Work instruction: Give only the number of lines in these records that include "mrad".

The records:

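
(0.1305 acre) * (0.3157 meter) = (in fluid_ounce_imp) 5.868e+06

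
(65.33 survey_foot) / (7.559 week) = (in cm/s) 0.0004356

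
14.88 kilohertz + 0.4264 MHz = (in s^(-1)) 4.413e+05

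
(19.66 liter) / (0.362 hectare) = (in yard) 5.939e-06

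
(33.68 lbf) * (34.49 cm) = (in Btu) 0.04898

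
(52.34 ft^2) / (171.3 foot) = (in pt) 264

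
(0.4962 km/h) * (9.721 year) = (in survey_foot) 1.386e+08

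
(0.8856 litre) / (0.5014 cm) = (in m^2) 0.1766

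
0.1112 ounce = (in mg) 3152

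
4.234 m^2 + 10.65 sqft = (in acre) 0.001291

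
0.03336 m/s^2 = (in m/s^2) 0.03336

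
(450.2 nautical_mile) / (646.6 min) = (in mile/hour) 48.07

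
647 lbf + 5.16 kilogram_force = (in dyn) 2.929e+08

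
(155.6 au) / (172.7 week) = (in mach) 654.5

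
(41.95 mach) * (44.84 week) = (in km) 3.874e+08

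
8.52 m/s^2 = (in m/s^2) 8.52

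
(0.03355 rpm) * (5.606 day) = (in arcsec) 3.51e+08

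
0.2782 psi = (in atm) 0.01893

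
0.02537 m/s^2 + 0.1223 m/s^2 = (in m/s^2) 0.1477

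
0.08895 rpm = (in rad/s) 0.009315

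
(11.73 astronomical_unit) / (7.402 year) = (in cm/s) 7.517e+05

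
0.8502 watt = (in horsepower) 0.00114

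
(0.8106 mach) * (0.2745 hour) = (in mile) 169.5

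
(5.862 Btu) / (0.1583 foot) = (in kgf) 1.307e+04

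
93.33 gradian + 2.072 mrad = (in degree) 84.12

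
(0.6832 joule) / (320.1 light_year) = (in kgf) 2.3e-20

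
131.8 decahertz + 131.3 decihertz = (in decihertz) 1.331e+04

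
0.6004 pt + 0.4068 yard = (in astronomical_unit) 2.488e-12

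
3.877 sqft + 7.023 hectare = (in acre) 17.35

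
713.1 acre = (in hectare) 288.6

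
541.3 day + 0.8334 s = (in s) 4.677e+07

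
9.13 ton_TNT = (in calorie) 9.13e+09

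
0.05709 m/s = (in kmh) 0.2055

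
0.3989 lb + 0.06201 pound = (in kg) 0.2091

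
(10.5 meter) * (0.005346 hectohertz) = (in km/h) 20.21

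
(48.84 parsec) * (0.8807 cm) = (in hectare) 1.327e+12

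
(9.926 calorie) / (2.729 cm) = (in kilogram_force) 155.2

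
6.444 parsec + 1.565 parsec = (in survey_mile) 1.536e+14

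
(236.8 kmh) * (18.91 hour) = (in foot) 1.469e+07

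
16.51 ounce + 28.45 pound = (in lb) 29.48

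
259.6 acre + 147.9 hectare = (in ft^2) 2.723e+07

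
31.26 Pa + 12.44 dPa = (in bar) 0.000325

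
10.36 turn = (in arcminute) 2.238e+05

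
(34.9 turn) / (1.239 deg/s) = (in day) 0.1174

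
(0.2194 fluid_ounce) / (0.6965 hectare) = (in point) 2.641e-06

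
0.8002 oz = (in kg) 0.02269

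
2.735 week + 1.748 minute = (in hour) 459.5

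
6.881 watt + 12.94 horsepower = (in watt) 9656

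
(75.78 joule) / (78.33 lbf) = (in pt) 616.5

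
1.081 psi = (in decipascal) 7.453e+04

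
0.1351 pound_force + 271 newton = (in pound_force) 61.06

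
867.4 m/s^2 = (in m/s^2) 867.4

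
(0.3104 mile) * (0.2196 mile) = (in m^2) 1.765e+05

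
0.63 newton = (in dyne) 6.3e+04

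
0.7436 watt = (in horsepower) 0.0009972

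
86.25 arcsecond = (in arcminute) 1.438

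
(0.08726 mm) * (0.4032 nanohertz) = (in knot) 6.839e-14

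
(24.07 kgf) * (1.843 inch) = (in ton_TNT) 2.641e-09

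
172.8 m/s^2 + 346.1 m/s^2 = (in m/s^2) 518.9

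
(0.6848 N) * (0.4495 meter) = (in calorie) 0.07357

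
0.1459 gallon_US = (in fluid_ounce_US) 18.68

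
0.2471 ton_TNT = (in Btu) 9.799e+05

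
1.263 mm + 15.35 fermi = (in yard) 0.001381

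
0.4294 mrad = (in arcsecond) 88.57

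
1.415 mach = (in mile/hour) 1078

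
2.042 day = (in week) 0.2917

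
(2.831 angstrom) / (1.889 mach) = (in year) 1.396e-20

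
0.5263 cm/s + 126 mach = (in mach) 126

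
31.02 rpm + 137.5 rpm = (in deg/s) 1011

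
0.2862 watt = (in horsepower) 0.0003838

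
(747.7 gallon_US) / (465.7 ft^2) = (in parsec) 2.12e-18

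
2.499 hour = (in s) 8996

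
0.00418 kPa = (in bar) 4.18e-05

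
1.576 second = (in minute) 0.02627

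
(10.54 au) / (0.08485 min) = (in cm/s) 3.097e+13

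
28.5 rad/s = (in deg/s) 1633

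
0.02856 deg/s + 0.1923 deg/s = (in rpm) 0.03681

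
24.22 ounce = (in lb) 1.514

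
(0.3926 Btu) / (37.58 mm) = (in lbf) 2478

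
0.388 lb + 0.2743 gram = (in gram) 176.3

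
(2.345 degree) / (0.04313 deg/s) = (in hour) 0.0151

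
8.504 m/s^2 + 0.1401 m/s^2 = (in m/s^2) 8.644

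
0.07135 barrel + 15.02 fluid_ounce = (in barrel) 0.07414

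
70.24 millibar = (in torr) 52.68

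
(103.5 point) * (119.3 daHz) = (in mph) 97.44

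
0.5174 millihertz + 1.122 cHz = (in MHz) 1.174e-08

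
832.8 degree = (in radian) 14.54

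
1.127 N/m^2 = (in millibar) 0.01127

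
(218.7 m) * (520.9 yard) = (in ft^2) 1.121e+06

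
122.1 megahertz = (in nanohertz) 1.221e+17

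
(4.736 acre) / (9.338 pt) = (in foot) 1.909e+07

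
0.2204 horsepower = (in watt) 164.4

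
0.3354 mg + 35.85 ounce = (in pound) 2.241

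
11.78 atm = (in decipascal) 1.194e+07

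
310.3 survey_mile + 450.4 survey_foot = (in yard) 5.463e+05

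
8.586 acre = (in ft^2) 3.74e+05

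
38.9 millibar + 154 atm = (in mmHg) 1.171e+05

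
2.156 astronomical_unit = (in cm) 3.225e+13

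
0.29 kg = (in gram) 290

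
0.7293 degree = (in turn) 0.002026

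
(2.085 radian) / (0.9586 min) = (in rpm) 0.3462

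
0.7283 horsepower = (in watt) 543.1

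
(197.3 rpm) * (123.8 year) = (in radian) 8.066e+10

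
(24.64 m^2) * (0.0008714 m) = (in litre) 21.47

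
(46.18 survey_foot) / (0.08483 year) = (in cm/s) 0.0005262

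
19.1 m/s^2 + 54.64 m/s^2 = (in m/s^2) 73.74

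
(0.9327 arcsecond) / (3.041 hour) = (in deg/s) 2.367e-08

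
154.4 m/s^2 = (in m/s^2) 154.4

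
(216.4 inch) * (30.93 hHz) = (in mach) 49.93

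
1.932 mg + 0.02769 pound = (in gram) 12.56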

Answer to this problem: 2